═════ EXCERPTED RECORDS ═════

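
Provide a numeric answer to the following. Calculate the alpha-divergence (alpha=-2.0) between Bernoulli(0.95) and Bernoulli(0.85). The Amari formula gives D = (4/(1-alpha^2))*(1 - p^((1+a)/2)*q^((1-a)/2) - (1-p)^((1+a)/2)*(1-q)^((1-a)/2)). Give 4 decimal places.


Amari alpha-divergence:
D = (4/(1-alpha^2))*(1 - p^((1+a)/2)*q^((1-a)/2) - (1-p)^((1+a)/2)*(1-q)^((1-a)/2)).
alpha = -2.0, p = 0.95, q = 0.85.
e1 = (1+alpha)/2 = -0.5, e2 = (1-alpha)/2 = 1.5.
t1 = p^e1 * q^e2 = 0.95^-0.5 * 0.85^1.5 = 0.80402.
t2 = (1-p)^e1 * (1-q)^e2 = 0.05^-0.5 * 0.15^1.5 = 0.259808.
4/(1-alpha^2) = -1.333333.
D = -1.333333*(1 - 0.80402 - 0.259808) = 0.0851

0.0851


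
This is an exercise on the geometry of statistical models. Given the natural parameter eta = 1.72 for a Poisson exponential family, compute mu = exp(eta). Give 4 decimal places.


Expectation parameter for Poisson exponential family:
mu = exp(eta).
eta = 1.72.
mu = exp(1.72) = 5.5845

5.5845


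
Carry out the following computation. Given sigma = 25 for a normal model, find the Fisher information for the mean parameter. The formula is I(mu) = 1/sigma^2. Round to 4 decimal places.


The Fisher information for the mean of a normal distribution is I(mu) = 1/sigma^2.
sigma = 25, so sigma^2 = 625.
I(mu) = 1/625 = 0.0016

0.0016


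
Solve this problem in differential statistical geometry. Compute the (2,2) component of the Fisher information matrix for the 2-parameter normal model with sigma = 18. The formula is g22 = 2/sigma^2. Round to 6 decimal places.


For the 2-parameter normal family, the Fisher metric has:
  g11 = 1/sigma^2, g22 = 2/sigma^2.
sigma = 18, sigma^2 = 324.
g22 = 0.006173

0.006173


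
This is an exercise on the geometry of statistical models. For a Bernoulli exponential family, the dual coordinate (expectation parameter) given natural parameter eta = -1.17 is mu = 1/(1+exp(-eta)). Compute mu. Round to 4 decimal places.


Dual coordinate (expectation parameter) for Bernoulli:
mu = 1/(1+exp(-eta)).
eta = -1.17.
exp(-eta) = exp(1.17) = 3.221993.
mu = 1/(1+3.221993) = 0.2369

0.2369


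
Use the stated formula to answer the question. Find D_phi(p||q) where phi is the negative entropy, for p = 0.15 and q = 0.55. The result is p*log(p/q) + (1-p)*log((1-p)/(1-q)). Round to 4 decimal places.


Bregman divergence with negative entropy generator:
D = p*log(p/q) + (1-p)*log((1-p)/(1-q)).
p = 0.15, q = 0.55.
p*log(p/q) = 0.15*log(0.15/0.55) = -0.194892.
(1-p)*log((1-p)/(1-q)) = 0.85*log(0.85/0.45) = 0.54059.
D = -0.194892 + 0.54059 = 0.3457

0.3457


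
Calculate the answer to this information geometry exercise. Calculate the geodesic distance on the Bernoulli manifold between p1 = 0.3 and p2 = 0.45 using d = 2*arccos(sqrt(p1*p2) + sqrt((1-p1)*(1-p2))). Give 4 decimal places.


Geodesic distance on Bernoulli manifold:
d(p1,p2) = 2*arccos(sqrt(p1*p2) + sqrt((1-p1)*(1-p2))).
sqrt(p1*p2) = sqrt(0.3*0.45) = 0.367423.
sqrt((1-p1)*(1-p2)) = sqrt(0.7*0.55) = 0.620484.
arg = 0.367423 + 0.620484 = 0.987907.
d = 2*arccos(0.987907) = 0.3113

0.3113


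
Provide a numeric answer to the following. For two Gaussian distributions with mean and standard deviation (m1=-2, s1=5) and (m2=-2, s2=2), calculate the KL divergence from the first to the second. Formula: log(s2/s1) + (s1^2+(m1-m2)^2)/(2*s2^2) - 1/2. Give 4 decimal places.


KL divergence between normal distributions:
KL = log(s2/s1) + (s1^2 + (m1-m2)^2)/(2*s2^2) - 1/2.
log(2/5) = -0.916291.
(5^2 + (-2--2)^2)/(2*2^2) = (25 + 0)/8 = 3.125.
KL = -0.916291 + 3.125 - 0.5 = 1.7087

1.7087


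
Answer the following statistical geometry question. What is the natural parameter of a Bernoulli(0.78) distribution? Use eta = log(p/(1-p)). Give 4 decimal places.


Natural parameter for Bernoulli: eta = log(p/(1-p)).
p = 0.78, 1-p = 0.22.
p/(1-p) = 3.545455.
eta = log(3.545455) = 1.2657

1.2657


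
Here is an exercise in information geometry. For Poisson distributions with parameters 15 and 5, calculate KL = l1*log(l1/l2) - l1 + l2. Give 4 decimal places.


KL divergence for Poisson:
KL = l1*log(l1/l2) - l1 + l2.
l1 = 15, l2 = 5.
log(15/5) = 1.098612.
l1*log(l1/l2) = 15 * 1.098612 = 16.479184.
KL = 16.479184 - 15 + 5 = 6.4792

6.4792


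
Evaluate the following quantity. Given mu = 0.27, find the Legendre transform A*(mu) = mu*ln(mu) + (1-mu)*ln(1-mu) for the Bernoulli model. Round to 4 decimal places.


Legendre transform for Bernoulli:
A*(mu) = mu*log(mu) + (1-mu)*log(1-mu).
mu = 0.27, 1-mu = 0.73.
mu*log(mu) = 0.27*log(0.27) = -0.35352.
(1-mu)*log(1-mu) = 0.73*log(0.73) = -0.229739.
A* = -0.35352 + -0.229739 = -0.5833

-0.5833


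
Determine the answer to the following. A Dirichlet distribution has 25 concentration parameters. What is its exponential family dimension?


Exponential family dimension calculation:
Dirichlet with 25 components has 25 natural parameters.

25


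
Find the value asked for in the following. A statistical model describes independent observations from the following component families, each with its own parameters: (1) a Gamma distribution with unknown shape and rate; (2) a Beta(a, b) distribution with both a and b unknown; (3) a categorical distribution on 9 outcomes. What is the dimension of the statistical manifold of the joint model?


The dimension of a statistical manifold equals the number of free
(independent) real parameters of the model. For a product of independent
blocks the parameter counts add.
- Gamma (shape, rate): 2.
- Beta (a, b): 2.
- categorical on 9 outcomes (probabilities sum to 1): 9-1 = 8.
Total = 2 + 2 + 8 = 12.
Dimension = 12

12


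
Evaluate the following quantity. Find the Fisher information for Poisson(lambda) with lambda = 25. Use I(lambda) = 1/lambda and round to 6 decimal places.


Fisher information for Poisson: I(lambda) = 1/lambda.
lambda = 25.
I(lambda) = 1/25 = 0.040000

0.040000


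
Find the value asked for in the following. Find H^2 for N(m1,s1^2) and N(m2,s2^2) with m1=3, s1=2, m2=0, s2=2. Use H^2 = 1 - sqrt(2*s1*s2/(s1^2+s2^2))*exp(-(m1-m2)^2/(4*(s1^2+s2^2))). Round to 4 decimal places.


Squared Hellinger distance for Gaussians:
H^2 = 1 - sqrt(2*s1*s2/(s1^2+s2^2)) * exp(-(m1-m2)^2/(4*(s1^2+s2^2))).
s1^2 = 4, s2^2 = 4, s1^2+s2^2 = 8.
sqrt(2*2*2/(8)) = 1.0.
(m1-m2)^2 = (3)^2 = 9.
exp(-9/(4*8)) = exp(-0.28125) = 0.75484.
H^2 = 1 - 1.0*0.75484 = 0.2452

0.2452


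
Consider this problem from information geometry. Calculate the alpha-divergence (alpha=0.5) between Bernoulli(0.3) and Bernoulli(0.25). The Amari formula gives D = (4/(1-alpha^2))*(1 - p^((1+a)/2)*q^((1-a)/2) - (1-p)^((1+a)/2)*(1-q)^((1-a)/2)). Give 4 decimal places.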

═════

WORK ORDER: Return all the lines shown above, precisely as they stand.

THE COMPLETED TASK:
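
Provide a numeric answer to the following. Calculate the alpha-divergence (alpha=-2.0) between Bernoulli(0.95) and Bernoulli(0.85). The Amari formula gives D = (4/(1-alpha^2))*(1 - p^((1+a)/2)*q^((1-a)/2) - (1-p)^((1+a)/2)*(1-q)^((1-a)/2)). Give 4 decimal places.


Amari alpha-divergence:
D = (4/(1-alpha^2))*(1 - p^((1+a)/2)*q^((1-a)/2) - (1-p)^((1+a)/2)*(1-q)^((1-a)/2)).
alpha = -2.0, p = 0.95, q = 0.85.
e1 = (1+alpha)/2 = -0.5, e2 = (1-alpha)/2 = 1.5.
t1 = p^e1 * q^e2 = 0.95^-0.5 * 0.85^1.5 = 0.80402.
t2 = (1-p)^e1 * (1-q)^e2 = 0.05^-0.5 * 0.15^1.5 = 0.259808.
4/(1-alpha^2) = -1.333333.
D = -1.333333*(1 - 0.80402 - 0.259808) = 0.0851

0.0851


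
This is an exercise on the geometry of statistical models. Given the natural parameter eta = 1.72 for a Poisson exponential family, compute mu = exp(eta). Give 4 decimal places.


Expectation parameter for Poisson exponential family:
mu = exp(eta).
eta = 1.72.
mu = exp(1.72) = 5.5845

5.5845


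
Carry out the following computation. Given sigma = 25 for a normal model, find the Fisher information for the mean parameter. The formula is I(mu) = 1/sigma^2. Round to 4 decimal places.


The Fisher information for the mean of a normal distribution is I(mu) = 1/sigma^2.
sigma = 25, so sigma^2 = 625.
I(mu) = 1/625 = 0.0016

0.0016


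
Solve this problem in differential statistical geometry. Compute the (2,2) component of the Fisher information matrix for the 2-parameter normal model with sigma = 18. The formula is g22 = 2/sigma^2. Round to 6 decimal places.


For the 2-parameter normal family, the Fisher metric has:
  g11 = 1/sigma^2, g22 = 2/sigma^2.
sigma = 18, sigma^2 = 324.
g22 = 0.006173

0.006173


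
This is an exercise on the geometry of statistical models. For a Bernoulli exponential family, the dual coordinate (expectation parameter) given natural parameter eta = -1.17 is mu = 1/(1+exp(-eta)). Compute mu. Round to 4 decimal places.


Dual coordinate (expectation parameter) for Bernoulli:
mu = 1/(1+exp(-eta)).
eta = -1.17.
exp(-eta) = exp(1.17) = 3.221993.
mu = 1/(1+3.221993) = 0.2369

0.2369


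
Use the stated formula to answer the question. Find D_phi(p||q) where phi is the negative entropy, for p = 0.15 and q = 0.55. The result is p*log(p/q) + (1-p)*log((1-p)/(1-q)). Round to 4 decimal places.


Bregman divergence with negative entropy generator:
D = p*log(p/q) + (1-p)*log((1-p)/(1-q)).
p = 0.15, q = 0.55.
p*log(p/q) = 0.15*log(0.15/0.55) = -0.194892.
(1-p)*log((1-p)/(1-q)) = 0.85*log(0.85/0.45) = 0.54059.
D = -0.194892 + 0.54059 = 0.3457

0.3457


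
Calculate the answer to this information geometry exercise. Calculate the geodesic distance on the Bernoulli manifold between p1 = 0.3 and p2 = 0.45 using d = 2*arccos(sqrt(p1*p2) + sqrt((1-p1)*(1-p2))). Give 4 decimal places.


Geodesic distance on Bernoulli manifold:
d(p1,p2) = 2*arccos(sqrt(p1*p2) + sqrt((1-p1)*(1-p2))).
sqrt(p1*p2) = sqrt(0.3*0.45) = 0.367423.
sqrt((1-p1)*(1-p2)) = sqrt(0.7*0.55) = 0.620484.
arg = 0.367423 + 0.620484 = 0.987907.
d = 2*arccos(0.987907) = 0.3113

0.3113


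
Provide a numeric answer to the following. For two Gaussian distributions with mean and standard deviation (m1=-2, s1=5) and (m2=-2, s2=2), calculate the KL divergence from the first to the second. Formula: log(s2/s1) + (s1^2+(m1-m2)^2)/(2*s2^2) - 1/2. Give 4 decimal places.


KL divergence between normal distributions:
KL = log(s2/s1) + (s1^2 + (m1-m2)^2)/(2*s2^2) - 1/2.
log(2/5) = -0.916291.
(5^2 + (-2--2)^2)/(2*2^2) = (25 + 0)/8 = 3.125.
KL = -0.916291 + 3.125 - 0.5 = 1.7087

1.7087


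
Answer the following statistical geometry question. What is the natural parameter of a Bernoulli(0.78) distribution? Use eta = log(p/(1-p)). Give 4 decimal places.


Natural parameter for Bernoulli: eta = log(p/(1-p)).
p = 0.78, 1-p = 0.22.
p/(1-p) = 3.545455.
eta = log(3.545455) = 1.2657

1.2657


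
Here is an exercise in information geometry. For Poisson distributions with parameters 15 and 5, calculate KL = l1*log(l1/l2) - l1 + l2. Give 4 decimal places.


KL divergence for Poisson:
KL = l1*log(l1/l2) - l1 + l2.
l1 = 15, l2 = 5.
log(15/5) = 1.098612.
l1*log(l1/l2) = 15 * 1.098612 = 16.479184.
KL = 16.479184 - 15 + 5 = 6.4792

6.4792


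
Evaluate the following quantity. Given mu = 0.27, find the Legendre transform A*(mu) = mu*ln(mu) + (1-mu)*ln(1-mu) for the Bernoulli model. Round to 4 decimal places.


Legendre transform for Bernoulli:
A*(mu) = mu*log(mu) + (1-mu)*log(1-mu).
mu = 0.27, 1-mu = 0.73.
mu*log(mu) = 0.27*log(0.27) = -0.35352.
(1-mu)*log(1-mu) = 0.73*log(0.73) = -0.229739.
A* = -0.35352 + -0.229739 = -0.5833

-0.5833


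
Determine the answer to the following. A Dirichlet distribution has 25 concentration parameters. What is its exponential family dimension?


Exponential family dimension calculation:
Dirichlet with 25 components has 25 natural parameters.

25


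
Find the value asked for in the following. A statistical model describes independent observations from the following component families, each with its own parameters: (1) a Gamma distribution with unknown shape and rate; (2) a Beta(a, b) distribution with both a and b unknown; (3) a categorical distribution on 9 outcomes. What is the dimension of the statistical manifold of the joint model?


The dimension of a statistical manifold equals the number of free
(independent) real parameters of the model. For a product of independent
blocks the parameter counts add.
- Gamma (shape, rate): 2.
- Beta (a, b): 2.
- categorical on 9 outcomes (probabilities sum to 1): 9-1 = 8.
Total = 2 + 2 + 8 = 12.
Dimension = 12

12


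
Evaluate the following quantity. Find the Fisher information for Poisson(lambda) with lambda = 25. Use I(lambda) = 1/lambda and round to 6 decimal places.


Fisher information for Poisson: I(lambda) = 1/lambda.
lambda = 25.
I(lambda) = 1/25 = 0.040000

0.040000


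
Find the value asked for in the following. Find H^2 for N(m1,s1^2) and N(m2,s2^2) with m1=3, s1=2, m2=0, s2=2. Use H^2 = 1 - sqrt(2*s1*s2/(s1^2+s2^2))*exp(-(m1-m2)^2/(4*(s1^2+s2^2))). Round to 4 decimal places.


Squared Hellinger distance for Gaussians:
H^2 = 1 - sqrt(2*s1*s2/(s1^2+s2^2)) * exp(-(m1-m2)^2/(4*(s1^2+s2^2))).
s1^2 = 4, s2^2 = 4, s1^2+s2^2 = 8.
sqrt(2*2*2/(8)) = 1.0.
(m1-m2)^2 = (3)^2 = 9.
exp(-9/(4*8)) = exp(-0.28125) = 0.75484.
H^2 = 1 - 1.0*0.75484 = 0.2452

0.2452


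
Consider this problem from information geometry. Calculate the alpha-divergence (alpha=0.5) between Bernoulli(0.3) and Bernoulli(0.25). The Amari formula gives D = (4/(1-alpha^2))*(1 - p^((1+a)/2)*q^((1-a)/2) - (1-p)^((1+a)/2)*(1-q)^((1-a)/2)). Give 4 decimal places.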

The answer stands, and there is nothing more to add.